Data listing Block Start

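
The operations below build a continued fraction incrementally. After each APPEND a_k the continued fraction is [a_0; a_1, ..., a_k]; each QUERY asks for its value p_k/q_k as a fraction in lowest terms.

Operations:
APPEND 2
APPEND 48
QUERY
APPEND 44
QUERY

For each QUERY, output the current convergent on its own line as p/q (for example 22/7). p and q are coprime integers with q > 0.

97/48
4270/2113

APPEND 2: p_0 = 2·1 + 0 = 2, q_0 = 2·0 + 1 = 1 → 2/1
APPEND 48: p_1 = 48·2 + 1 = 97, q_1 = 48·1 + 0 = 48 → 97/48
APPEND 44: p_2 = 44·97 + 2 = 4270, q_2 = 44·48 + 1 = 2113 → 4270/2113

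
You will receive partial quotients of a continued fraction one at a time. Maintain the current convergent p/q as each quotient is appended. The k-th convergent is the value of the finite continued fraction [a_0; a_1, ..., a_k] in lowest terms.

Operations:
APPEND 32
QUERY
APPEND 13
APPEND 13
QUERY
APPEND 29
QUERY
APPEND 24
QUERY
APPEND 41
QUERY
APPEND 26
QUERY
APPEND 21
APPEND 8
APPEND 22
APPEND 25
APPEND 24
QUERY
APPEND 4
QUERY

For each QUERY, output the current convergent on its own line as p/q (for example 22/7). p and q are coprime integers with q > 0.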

Data listing Block End

Directions for this task: Lines in the data that hold "lowest" must be located and copied.

Solution to this problem:
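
The operations below build a continued fraction incrementally. After each APPEND a_k the continued fraction is [a_0; a_1, ..., a_k]; each QUERY asks for its value p_k/q_k as a fraction in lowest terms.
You will receive partial quotients of a continued fraction one at a time. Maintain the current convergent p/q as each quotient is appended. The k-th convergent is the value of the finite continued fraction [a_0; a_1, ..., a_k] in lowest terms.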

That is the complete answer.